### Aim of the task:
What lines below include the word "this"? Copy each one.

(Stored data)
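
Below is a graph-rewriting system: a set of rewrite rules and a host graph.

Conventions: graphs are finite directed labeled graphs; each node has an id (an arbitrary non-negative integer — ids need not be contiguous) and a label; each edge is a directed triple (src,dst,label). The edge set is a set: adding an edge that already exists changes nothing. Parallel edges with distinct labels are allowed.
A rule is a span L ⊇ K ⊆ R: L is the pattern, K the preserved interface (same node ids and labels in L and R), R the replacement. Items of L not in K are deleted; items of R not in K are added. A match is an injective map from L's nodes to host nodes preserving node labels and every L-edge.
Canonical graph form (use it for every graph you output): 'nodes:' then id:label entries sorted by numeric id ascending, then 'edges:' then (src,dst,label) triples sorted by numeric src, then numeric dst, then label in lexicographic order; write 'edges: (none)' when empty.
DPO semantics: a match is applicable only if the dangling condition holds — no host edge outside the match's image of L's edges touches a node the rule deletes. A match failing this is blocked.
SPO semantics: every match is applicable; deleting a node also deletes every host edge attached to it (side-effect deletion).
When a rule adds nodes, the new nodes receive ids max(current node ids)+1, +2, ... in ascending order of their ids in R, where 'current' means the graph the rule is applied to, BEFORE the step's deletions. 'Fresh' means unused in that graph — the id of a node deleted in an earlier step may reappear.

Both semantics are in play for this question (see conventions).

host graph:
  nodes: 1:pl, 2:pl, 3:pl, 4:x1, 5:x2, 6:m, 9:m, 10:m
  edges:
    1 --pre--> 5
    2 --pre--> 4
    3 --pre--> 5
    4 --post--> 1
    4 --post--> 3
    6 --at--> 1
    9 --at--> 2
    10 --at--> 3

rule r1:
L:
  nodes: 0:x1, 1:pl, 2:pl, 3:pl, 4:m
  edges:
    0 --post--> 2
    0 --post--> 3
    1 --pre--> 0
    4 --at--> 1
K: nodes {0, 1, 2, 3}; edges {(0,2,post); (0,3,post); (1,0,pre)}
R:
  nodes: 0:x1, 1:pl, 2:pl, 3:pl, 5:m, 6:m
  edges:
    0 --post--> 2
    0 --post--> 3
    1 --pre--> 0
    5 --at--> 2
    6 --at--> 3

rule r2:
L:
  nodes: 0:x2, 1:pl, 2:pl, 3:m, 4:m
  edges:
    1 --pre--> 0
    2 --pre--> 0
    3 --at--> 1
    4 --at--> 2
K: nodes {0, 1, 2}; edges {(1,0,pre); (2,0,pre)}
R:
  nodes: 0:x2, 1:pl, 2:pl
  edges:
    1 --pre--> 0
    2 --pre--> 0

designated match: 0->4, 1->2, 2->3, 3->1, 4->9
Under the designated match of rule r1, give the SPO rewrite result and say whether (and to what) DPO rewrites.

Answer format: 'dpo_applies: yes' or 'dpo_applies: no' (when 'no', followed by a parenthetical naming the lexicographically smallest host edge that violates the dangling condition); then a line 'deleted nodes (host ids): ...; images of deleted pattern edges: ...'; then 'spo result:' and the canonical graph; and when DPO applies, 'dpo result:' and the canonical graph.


dpo_applies: yes
deleted nodes (host ids): 9; images of deleted pattern edges: (9,2,at)
spo result:
nodes: 1:pl, 2:pl, 3:pl, 4:x1, 5:x2, 6:m, 10:m, 11:m, 12:m
edges: (1,5,pre); (2,4,pre); (3,5,pre); (4,1,post); (4,3,post); (6,1,at); (10,3,at); (11,3,at); (12,1,at)
dpo result:
nodes: 1:pl, 2:pl, 3:pl, 4:x1, 5:x2, 6:m, 10:m, 11:m, 12:m
edges: (1,5,pre); (2,4,pre); (3,5,pre); (4,1,post); (4,3,post); (6,1,at); (10,3,at); (11,3,at); (12,1,at)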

### Response:
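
DPO semantics: a match is applicable only if the dangling condition holds — no host edge outside the match's image of L's edges touches a node the rule deletes. A match failing this is blocked.
Both semantics are in play for this question (see conventions).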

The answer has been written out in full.